Records supplied >>
------------------------------------

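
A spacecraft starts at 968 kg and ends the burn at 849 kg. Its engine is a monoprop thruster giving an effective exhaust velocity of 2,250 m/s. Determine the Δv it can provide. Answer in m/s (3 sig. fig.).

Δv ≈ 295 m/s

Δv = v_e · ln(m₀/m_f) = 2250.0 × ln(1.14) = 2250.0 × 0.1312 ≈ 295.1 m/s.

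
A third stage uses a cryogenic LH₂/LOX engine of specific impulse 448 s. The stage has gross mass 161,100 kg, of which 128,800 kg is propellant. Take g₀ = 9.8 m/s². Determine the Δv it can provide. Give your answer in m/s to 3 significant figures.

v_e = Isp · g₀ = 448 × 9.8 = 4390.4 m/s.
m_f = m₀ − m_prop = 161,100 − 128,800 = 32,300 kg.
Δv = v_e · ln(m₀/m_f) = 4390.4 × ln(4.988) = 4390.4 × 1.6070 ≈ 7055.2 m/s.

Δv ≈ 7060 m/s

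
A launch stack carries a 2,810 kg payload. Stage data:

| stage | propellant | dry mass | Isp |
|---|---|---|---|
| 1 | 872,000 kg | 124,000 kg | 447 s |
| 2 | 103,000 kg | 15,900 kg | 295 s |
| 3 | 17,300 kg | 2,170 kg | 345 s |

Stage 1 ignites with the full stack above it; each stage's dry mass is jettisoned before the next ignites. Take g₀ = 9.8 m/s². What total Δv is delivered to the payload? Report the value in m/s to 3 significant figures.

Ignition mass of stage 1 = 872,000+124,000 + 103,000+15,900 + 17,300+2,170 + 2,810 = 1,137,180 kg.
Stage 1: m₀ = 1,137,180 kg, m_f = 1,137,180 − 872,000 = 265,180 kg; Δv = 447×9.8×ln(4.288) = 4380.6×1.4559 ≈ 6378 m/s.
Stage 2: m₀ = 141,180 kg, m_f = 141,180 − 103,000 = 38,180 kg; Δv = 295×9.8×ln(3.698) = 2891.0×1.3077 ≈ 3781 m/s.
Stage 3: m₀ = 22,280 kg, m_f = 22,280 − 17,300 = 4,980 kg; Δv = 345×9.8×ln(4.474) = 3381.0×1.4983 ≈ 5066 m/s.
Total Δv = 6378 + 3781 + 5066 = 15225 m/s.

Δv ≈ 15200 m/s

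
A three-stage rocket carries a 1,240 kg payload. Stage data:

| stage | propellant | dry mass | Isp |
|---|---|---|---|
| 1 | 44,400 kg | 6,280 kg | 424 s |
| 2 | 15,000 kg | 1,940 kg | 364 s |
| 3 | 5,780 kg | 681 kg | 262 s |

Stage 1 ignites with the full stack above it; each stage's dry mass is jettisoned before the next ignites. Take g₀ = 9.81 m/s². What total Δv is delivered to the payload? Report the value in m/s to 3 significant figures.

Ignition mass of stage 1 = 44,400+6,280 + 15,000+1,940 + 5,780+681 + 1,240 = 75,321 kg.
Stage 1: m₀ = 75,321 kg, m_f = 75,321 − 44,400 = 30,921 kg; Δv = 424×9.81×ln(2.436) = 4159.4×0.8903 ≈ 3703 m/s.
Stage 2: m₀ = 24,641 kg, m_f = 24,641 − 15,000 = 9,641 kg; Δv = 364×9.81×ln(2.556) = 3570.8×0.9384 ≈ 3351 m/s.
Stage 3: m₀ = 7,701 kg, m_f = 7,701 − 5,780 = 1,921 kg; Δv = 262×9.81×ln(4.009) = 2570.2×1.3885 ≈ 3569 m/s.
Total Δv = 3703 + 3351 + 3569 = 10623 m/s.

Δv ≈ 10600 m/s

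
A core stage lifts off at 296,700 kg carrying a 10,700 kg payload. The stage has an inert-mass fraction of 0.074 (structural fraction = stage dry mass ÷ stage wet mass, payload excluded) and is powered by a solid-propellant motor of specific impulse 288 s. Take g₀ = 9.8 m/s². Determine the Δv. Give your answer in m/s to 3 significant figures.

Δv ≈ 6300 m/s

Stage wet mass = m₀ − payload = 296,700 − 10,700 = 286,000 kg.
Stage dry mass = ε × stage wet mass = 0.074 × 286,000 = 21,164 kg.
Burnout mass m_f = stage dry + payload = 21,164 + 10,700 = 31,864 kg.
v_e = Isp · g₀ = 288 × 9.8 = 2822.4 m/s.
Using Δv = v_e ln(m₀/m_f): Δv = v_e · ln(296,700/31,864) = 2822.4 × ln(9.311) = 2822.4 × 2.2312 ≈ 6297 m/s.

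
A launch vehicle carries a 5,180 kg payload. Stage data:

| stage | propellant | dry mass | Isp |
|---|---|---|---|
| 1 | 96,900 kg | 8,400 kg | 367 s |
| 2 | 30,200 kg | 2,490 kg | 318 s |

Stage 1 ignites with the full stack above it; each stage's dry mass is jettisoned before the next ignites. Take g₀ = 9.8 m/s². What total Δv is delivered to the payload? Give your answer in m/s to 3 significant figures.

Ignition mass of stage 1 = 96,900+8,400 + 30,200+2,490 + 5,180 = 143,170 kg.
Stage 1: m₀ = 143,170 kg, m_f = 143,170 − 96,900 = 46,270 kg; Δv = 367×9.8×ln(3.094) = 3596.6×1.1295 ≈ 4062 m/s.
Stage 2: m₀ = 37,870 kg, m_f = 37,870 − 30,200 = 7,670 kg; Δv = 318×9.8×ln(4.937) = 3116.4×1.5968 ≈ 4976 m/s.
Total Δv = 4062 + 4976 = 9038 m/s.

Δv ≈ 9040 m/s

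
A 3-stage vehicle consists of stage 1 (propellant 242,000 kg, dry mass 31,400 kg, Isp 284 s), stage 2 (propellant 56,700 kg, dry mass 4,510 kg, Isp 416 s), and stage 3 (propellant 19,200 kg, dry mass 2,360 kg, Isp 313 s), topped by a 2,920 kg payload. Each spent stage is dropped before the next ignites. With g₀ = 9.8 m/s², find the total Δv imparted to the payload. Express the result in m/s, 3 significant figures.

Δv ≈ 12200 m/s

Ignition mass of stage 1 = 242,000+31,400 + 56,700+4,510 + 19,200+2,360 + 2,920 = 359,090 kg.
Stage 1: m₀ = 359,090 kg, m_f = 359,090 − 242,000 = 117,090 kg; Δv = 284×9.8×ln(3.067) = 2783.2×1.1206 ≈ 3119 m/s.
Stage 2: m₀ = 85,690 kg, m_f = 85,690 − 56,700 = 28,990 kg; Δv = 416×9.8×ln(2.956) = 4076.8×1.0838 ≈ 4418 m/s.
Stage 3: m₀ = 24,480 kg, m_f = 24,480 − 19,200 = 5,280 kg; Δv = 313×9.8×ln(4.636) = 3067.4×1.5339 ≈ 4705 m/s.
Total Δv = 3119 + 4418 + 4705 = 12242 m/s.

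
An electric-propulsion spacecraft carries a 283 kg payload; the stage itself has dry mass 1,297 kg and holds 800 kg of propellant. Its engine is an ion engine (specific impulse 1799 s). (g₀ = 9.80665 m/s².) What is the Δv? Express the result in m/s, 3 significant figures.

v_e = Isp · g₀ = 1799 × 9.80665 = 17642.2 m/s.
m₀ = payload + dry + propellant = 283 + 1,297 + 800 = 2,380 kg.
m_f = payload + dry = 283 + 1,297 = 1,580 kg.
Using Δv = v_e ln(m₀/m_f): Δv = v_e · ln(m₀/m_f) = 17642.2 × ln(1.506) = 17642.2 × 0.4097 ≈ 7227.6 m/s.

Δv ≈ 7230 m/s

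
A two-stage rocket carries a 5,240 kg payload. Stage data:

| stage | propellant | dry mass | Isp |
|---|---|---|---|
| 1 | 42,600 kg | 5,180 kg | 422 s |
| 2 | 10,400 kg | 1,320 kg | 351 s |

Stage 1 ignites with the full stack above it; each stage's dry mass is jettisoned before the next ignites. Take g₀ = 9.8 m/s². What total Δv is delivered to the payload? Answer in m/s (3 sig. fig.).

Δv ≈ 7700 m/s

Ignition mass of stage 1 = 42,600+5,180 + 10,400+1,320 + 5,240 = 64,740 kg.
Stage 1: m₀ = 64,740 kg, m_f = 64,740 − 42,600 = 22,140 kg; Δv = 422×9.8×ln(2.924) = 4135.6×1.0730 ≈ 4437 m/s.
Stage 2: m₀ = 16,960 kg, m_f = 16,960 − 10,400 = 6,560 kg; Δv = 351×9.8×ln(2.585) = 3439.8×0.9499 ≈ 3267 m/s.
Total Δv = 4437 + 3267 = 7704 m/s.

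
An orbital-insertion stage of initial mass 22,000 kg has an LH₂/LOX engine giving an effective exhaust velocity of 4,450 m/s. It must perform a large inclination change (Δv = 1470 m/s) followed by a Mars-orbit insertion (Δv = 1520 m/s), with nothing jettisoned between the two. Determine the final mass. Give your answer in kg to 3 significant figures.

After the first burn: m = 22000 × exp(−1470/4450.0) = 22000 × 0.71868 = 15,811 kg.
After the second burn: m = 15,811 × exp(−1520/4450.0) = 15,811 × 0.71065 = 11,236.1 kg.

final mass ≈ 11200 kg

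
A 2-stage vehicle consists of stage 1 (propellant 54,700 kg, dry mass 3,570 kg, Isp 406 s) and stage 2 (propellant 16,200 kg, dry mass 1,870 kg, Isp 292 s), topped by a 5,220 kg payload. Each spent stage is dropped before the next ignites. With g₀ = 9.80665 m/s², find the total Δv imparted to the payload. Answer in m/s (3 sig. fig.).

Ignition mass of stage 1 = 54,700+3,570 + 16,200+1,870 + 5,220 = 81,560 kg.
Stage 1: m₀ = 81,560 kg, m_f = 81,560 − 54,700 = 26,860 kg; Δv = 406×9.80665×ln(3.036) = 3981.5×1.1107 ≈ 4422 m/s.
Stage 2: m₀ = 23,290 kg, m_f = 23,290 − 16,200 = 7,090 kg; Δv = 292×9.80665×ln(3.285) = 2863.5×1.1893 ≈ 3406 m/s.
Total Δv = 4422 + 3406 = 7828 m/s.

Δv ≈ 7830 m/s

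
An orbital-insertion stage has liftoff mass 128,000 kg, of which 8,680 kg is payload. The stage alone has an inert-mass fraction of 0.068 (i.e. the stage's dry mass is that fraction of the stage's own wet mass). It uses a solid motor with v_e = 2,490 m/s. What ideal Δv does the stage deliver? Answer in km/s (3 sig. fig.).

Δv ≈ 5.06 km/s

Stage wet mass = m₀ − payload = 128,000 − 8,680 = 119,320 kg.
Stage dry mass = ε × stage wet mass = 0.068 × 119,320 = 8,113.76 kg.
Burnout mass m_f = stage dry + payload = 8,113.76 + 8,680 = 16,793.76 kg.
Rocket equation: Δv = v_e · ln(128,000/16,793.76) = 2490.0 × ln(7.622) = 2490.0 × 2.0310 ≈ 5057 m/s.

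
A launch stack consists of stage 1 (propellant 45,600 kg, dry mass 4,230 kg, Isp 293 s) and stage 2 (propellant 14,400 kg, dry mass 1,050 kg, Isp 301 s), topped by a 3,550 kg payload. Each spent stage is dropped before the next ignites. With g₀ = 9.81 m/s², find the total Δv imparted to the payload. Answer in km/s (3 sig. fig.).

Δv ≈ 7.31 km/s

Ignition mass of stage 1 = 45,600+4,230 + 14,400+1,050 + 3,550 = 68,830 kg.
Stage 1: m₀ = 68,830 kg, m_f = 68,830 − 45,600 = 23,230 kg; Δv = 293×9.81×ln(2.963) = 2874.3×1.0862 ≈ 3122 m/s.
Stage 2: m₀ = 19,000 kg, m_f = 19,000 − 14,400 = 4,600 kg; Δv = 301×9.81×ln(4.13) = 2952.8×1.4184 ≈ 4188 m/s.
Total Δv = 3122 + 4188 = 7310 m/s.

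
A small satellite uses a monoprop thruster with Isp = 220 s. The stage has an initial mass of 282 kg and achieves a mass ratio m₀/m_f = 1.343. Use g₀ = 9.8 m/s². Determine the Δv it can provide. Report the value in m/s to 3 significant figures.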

------------------------------------

Repeat exactly, please, each line from the beginning of the data through the line with "kg | 262 s |" in it, and only those lines.

Reply >>
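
A spacecraft starts at 968 kg and ends the burn at 849 kg. Its engine is a monoprop thruster giving an effective exhaust velocity of 2,250 m/s. Determine the Δv it can provide. Answer in m/s (3 sig. fig.).

Δv ≈ 295 m/s

Δv = v_e · ln(m₀/m_f) = 2250.0 × ln(1.14) = 2250.0 × 0.1312 ≈ 295.1 m/s.

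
A third stage uses a cryogenic LH₂/LOX engine of specific impulse 448 s. The stage has gross mass 161,100 kg, of which 128,800 kg is propellant. Take g₀ = 9.8 m/s². Determine the Δv it can provide. Give your answer in m/s to 3 significant figures.

v_e = Isp · g₀ = 448 × 9.8 = 4390.4 m/s.
m_f = m₀ − m_prop = 161,100 − 128,800 = 32,300 kg.
Δv = v_e · ln(m₀/m_f) = 4390.4 × ln(4.988) = 4390.4 × 1.6070 ≈ 7055.2 m/s.

Δv ≈ 7060 m/s

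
A launch stack carries a 2,810 kg payload. Stage data:

| stage | propellant | dry mass | Isp |
|---|---|---|---|
| 1 | 872,000 kg | 124,000 kg | 447 s |
| 2 | 103,000 kg | 15,900 kg | 295 s |
| 3 | 17,300 kg | 2,170 kg | 345 s |

Stage 1 ignites with the full stack above it; each stage's dry mass is jettisoned before the next ignites. Take g₀ = 9.8 m/s². What total Δv is delivered to the payload? Report the value in m/s to 3 significant figures.

Ignition mass of stage 1 = 872,000+124,000 + 103,000+15,900 + 17,300+2,170 + 2,810 = 1,137,180 kg.
Stage 1: m₀ = 1,137,180 kg, m_f = 1,137,180 − 872,000 = 265,180 kg; Δv = 447×9.8×ln(4.288) = 4380.6×1.4559 ≈ 6378 m/s.
Stage 2: m₀ = 141,180 kg, m_f = 141,180 − 103,000 = 38,180 kg; Δv = 295×9.8×ln(3.698) = 2891.0×1.3077 ≈ 3781 m/s.
Stage 3: m₀ = 22,280 kg, m_f = 22,280 − 17,300 = 4,980 kg; Δv = 345×9.8×ln(4.474) = 3381.0×1.4983 ≈ 5066 m/s.
Total Δv = 6378 + 3781 + 5066 = 15225 m/s.

Δv ≈ 15200 m/s

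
A three-stage rocket carries a 1,240 kg payload. Stage data:

| stage | propellant | dry mass | Isp |
|---|---|---|---|
| 1 | 44,400 kg | 6,280 kg | 424 s |
| 2 | 15,000 kg | 1,940 kg | 364 s |
| 3 | 5,780 kg | 681 kg | 262 s |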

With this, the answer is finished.